The listing below is to be reproduced in full, exactly as given.
[Opening Dataset section]
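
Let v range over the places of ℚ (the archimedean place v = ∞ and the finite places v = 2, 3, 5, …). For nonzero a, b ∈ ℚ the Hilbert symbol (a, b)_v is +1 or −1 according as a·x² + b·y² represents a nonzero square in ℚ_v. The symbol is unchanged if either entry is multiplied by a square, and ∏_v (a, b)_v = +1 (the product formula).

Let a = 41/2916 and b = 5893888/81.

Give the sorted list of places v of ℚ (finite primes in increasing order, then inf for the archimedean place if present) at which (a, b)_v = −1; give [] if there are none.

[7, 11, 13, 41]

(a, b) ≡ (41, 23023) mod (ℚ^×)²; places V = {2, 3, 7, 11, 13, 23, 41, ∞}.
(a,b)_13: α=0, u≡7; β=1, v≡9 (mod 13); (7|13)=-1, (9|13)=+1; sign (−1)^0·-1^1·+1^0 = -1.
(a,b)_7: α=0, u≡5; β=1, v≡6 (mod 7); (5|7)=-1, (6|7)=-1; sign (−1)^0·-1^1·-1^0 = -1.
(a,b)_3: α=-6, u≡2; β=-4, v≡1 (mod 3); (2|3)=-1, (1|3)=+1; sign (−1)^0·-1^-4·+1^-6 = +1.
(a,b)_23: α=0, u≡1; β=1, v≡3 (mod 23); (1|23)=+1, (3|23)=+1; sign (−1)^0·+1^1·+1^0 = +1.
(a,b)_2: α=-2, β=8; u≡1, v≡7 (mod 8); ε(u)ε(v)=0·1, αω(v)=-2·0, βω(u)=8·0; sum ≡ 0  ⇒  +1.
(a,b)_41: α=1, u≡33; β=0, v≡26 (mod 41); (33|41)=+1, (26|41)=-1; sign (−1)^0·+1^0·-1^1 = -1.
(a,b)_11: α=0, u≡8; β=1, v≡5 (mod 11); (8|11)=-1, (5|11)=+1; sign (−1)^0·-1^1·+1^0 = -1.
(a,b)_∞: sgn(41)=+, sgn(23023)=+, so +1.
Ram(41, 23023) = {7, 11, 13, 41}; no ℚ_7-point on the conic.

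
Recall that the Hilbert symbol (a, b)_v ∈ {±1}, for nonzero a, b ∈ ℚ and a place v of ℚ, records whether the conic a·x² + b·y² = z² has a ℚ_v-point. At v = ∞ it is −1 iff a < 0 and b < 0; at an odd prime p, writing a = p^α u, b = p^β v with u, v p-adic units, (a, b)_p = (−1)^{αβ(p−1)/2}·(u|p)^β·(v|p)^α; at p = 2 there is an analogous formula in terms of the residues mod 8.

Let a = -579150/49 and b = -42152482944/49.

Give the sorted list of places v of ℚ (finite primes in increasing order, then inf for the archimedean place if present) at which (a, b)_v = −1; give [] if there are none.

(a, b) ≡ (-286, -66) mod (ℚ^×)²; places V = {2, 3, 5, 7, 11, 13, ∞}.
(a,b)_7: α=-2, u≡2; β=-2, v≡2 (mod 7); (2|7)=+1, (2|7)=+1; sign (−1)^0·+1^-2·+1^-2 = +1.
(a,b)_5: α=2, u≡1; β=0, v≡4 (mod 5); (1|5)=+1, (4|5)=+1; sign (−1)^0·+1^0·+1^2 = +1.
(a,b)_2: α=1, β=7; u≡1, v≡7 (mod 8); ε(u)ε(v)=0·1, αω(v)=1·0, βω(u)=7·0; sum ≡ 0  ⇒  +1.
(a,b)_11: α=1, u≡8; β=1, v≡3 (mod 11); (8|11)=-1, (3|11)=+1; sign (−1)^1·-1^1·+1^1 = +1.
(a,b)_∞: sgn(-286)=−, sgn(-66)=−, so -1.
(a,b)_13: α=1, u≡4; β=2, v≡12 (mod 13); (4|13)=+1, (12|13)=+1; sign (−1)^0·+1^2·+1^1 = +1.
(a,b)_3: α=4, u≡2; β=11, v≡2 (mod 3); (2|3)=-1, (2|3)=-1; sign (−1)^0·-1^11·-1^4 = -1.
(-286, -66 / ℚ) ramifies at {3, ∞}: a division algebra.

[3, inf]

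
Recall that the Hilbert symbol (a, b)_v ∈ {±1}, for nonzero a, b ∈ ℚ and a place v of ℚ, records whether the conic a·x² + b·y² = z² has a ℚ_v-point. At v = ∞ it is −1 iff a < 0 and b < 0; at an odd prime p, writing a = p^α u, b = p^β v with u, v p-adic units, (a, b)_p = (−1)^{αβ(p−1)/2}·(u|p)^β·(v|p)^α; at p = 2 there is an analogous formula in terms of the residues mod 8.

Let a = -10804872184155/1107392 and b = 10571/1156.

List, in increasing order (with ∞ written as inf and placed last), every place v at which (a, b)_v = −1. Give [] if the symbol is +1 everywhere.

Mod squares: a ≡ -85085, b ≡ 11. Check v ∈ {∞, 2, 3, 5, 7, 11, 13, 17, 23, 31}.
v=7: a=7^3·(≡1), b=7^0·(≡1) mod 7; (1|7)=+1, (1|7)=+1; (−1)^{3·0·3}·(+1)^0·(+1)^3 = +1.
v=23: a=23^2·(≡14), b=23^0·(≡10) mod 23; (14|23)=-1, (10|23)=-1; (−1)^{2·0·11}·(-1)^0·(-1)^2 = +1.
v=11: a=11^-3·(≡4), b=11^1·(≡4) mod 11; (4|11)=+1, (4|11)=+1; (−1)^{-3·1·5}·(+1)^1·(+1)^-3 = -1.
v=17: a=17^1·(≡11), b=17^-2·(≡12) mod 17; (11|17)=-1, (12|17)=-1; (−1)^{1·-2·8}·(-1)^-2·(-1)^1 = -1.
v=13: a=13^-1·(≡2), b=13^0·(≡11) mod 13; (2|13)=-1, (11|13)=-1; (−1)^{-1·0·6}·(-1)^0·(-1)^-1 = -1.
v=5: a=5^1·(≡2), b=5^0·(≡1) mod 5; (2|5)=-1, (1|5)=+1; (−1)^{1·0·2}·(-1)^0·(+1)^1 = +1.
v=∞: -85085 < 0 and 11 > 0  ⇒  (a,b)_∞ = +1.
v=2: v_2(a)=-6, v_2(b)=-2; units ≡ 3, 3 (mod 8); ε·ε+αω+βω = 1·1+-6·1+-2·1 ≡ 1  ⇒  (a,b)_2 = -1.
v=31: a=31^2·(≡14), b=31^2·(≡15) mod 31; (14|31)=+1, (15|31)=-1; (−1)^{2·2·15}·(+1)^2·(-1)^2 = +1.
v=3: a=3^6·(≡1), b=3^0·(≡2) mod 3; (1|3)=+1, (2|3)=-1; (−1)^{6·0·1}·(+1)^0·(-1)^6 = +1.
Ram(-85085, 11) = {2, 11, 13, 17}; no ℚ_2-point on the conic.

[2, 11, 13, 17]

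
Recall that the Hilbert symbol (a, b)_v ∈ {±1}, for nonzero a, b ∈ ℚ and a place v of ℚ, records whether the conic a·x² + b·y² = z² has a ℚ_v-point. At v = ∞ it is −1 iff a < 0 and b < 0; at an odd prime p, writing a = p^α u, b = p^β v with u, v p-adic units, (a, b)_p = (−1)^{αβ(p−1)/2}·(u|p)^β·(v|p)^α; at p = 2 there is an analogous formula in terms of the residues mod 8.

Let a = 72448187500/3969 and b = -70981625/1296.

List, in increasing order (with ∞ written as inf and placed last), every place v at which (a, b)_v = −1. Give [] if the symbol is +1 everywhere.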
[Closing Dataset section]
Response »
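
Let v range over the places of ℚ (the archimedean place v = ∞ and the finite places v = 2, 3, 5, …). For nonzero a, b ∈ ℚ the Hilbert symbol (a, b)_v is +1 or −1 according as a·x² + b·y² represents a nonzero square in ℚ_v. The symbol is unchanged if either entry is multiplied by a square, and ∏_v (a, b)_v = +1 (the product formula).

Let a = 41/2916 and b = 5893888/81.

Give the sorted list of places v of ℚ (finite primes in increasing order, then inf for the archimedean place if present) at which (a, b)_v = −1; give [] if there are none.

[7, 11, 13, 41]

(a, b) ≡ (41, 23023) mod (ℚ^×)²; places V = {2, 3, 7, 11, 13, 23, 41, ∞}.
(a,b)_13: α=0, u≡7; β=1, v≡9 (mod 13); (7|13)=-1, (9|13)=+1; sign (−1)^0·-1^1·+1^0 = -1.
(a,b)_7: α=0, u≡5; β=1, v≡6 (mod 7); (5|7)=-1, (6|7)=-1; sign (−1)^0·-1^1·-1^0 = -1.
(a,b)_3: α=-6, u≡2; β=-4, v≡1 (mod 3); (2|3)=-1, (1|3)=+1; sign (−1)^0·-1^-4·+1^-6 = +1.
(a,b)_23: α=0, u≡1; β=1, v≡3 (mod 23); (1|23)=+1, (3|23)=+1; sign (−1)^0·+1^1·+1^0 = +1.
(a,b)_2: α=-2, β=8; u≡1, v≡7 (mod 8); ε(u)ε(v)=0·1, αω(v)=-2·0, βω(u)=8·0; sum ≡ 0  ⇒  +1.
(a,b)_41: α=1, u≡33; β=0, v≡26 (mod 41); (33|41)=+1, (26|41)=-1; sign (−1)^0·+1^0·-1^1 = -1.
(a,b)_11: α=0, u≡8; β=1, v≡5 (mod 11); (8|11)=-1, (5|11)=+1; sign (−1)^0·-1^1·+1^0 = -1.
(a,b)_∞: sgn(41)=+, sgn(23023)=+, so +1.
Ram(41, 23023) = {7, 11, 13, 41}; no ℚ_7-point on the conic.

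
Recall that the Hilbert symbol (a, b)_v ∈ {±1}, for nonzero a, b ∈ ℚ and a place v of ℚ, records whether the conic a·x² + b·y² = z² has a ℚ_v-point. At v = ∞ it is −1 iff a < 0 and b < 0; at an odd prime p, writing a = p^α u, b = p^β v with u, v p-adic units, (a, b)_p = (−1)^{αβ(p−1)/2}·(u|p)^β·(v|p)^α; at p = 2 there is an analogous formula in terms of the residues mod 8.

Let a = -579150/49 and b = -42152482944/49.

Give the sorted list of places v of ℚ (finite primes in increasing order, then inf for the archimedean place if present) at which (a, b)_v = −1; give [] if there are none.

(a, b) ≡ (-286, -66) mod (ℚ^×)²; places V = {2, 3, 5, 7, 11, 13, ∞}.
(a,b)_7: α=-2, u≡2; β=-2, v≡2 (mod 7); (2|7)=+1, (2|7)=+1; sign (−1)^0·+1^-2·+1^-2 = +1.
(a,b)_5: α=2, u≡1; β=0, v≡4 (mod 5); (1|5)=+1, (4|5)=+1; sign (−1)^0·+1^0·+1^2 = +1.
(a,b)_2: α=1, β=7; u≡1, v≡7 (mod 8); ε(u)ε(v)=0·1, αω(v)=1·0, βω(u)=7·0; sum ≡ 0  ⇒  +1.
(a,b)_11: α=1, u≡8; β=1, v≡3 (mod 11); (8|11)=-1, (3|11)=+1; sign (−1)^1·-1^1·+1^1 = +1.
(a,b)_∞: sgn(-286)=−, sgn(-66)=−, so -1.
(a,b)_13: α=1, u≡4; β=2, v≡12 (mod 13); (4|13)=+1, (12|13)=+1; sign (−1)^0·+1^2·+1^1 = +1.
(a,b)_3: α=4, u≡2; β=11, v≡2 (mod 3); (2|3)=-1, (2|3)=-1; sign (−1)^0·-1^11·-1^4 = -1.
(-286, -66 / ℚ) ramifies at {3, ∞}: a division algebra.

[3, inf]

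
Recall that the Hilbert symbol (a, b)_v ∈ {±1}, for nonzero a, b ∈ ℚ and a place v of ℚ, records whether the conic a·x² + b·y² = z² has a ℚ_v-point. At v = ∞ it is −1 iff a < 0 and b < 0; at an odd prime p, writing a = p^α u, b = p^β v with u, v p-adic units, (a, b)_p = (−1)^{αβ(p−1)/2}·(u|p)^β·(v|p)^α; at p = 2 there is an analogous formula in terms of the residues mod 8.

Let a = -10804872184155/1107392 and b = 10571/1156.

List, in increasing order (with ∞ written as inf and placed last), every place v at which (a, b)_v = −1. Give [] if the symbol is +1 everywhere.

Mod squares: a ≡ -85085, b ≡ 11. Check v ∈ {∞, 2, 3, 5, 7, 11, 13, 17, 23, 31}.
v=7: a=7^3·(≡1), b=7^0·(≡1) mod 7; (1|7)=+1, (1|7)=+1; (−1)^{3·0·3}·(+1)^0·(+1)^3 = +1.
v=23: a=23^2·(≡14), b=23^0·(≡10) mod 23; (14|23)=-1, (10|23)=-1; (−1)^{2·0·11}·(-1)^0·(-1)^2 = +1.
v=11: a=11^-3·(≡4), b=11^1·(≡4) mod 11; (4|11)=+1, (4|11)=+1; (−1)^{-3·1·5}·(+1)^1·(+1)^-3 = -1.
v=17: a=17^1·(≡11), b=17^-2·(≡12) mod 17; (11|17)=-1, (12|17)=-1; (−1)^{1·-2·8}·(-1)^-2·(-1)^1 = -1.
v=13: a=13^-1·(≡2), b=13^0·(≡11) mod 13; (2|13)=-1, (11|13)=-1; (−1)^{-1·0·6}·(-1)^0·(-1)^-1 = -1.
v=5: a=5^1·(≡2), b=5^0·(≡1) mod 5; (2|5)=-1, (1|5)=+1; (−1)^{1·0·2}·(-1)^0·(+1)^1 = +1.
v=∞: -85085 < 0 and 11 > 0  ⇒  (a,b)_∞ = +1.
v=2: v_2(a)=-6, v_2(b)=-2; units ≡ 3, 3 (mod 8); ε·ε+αω+βω = 1·1+-6·1+-2·1 ≡ 1  ⇒  (a,b)_2 = -1.
v=31: a=31^2·(≡14), b=31^2·(≡15) mod 31; (14|31)=+1, (15|31)=-1; (−1)^{2·2·15}·(+1)^2·(-1)^2 = +1.
v=3: a=3^6·(≡1), b=3^0·(≡2) mod 3; (1|3)=+1, (2|3)=-1; (−1)^{6·0·1}·(+1)^0·(-1)^6 = +1.
Ram(-85085, 11) = {2, 11, 13, 17}; no ℚ_2-point on the conic.

[2, 11, 13, 17]

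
Recall that the Hilbert symbol (a, b)_v ∈ {±1}, for nonzero a, b ∈ ℚ and a place v of ℚ, records whether the conic a·x² + b·y² = z² has a ℚ_v-point. At v = ∞ it is −1 iff a < 0 and b < 0; at an odd prime p, writing a = p^α u, b = p^β v with u, v p-adic units, (a, b)_p = (−1)^{αβ(p−1)/2}·(u|p)^β·(v|p)^α; at p = 2 there is an analogous formula in terms of the residues mod 8.

Let a = 72448187500/3969 and b = -70981625/1296.

List, in increasing order (with ∞ written as inf and placed last), every place v at which (a, b)_v = −1. Give [] if the symbol is +1 everywhere.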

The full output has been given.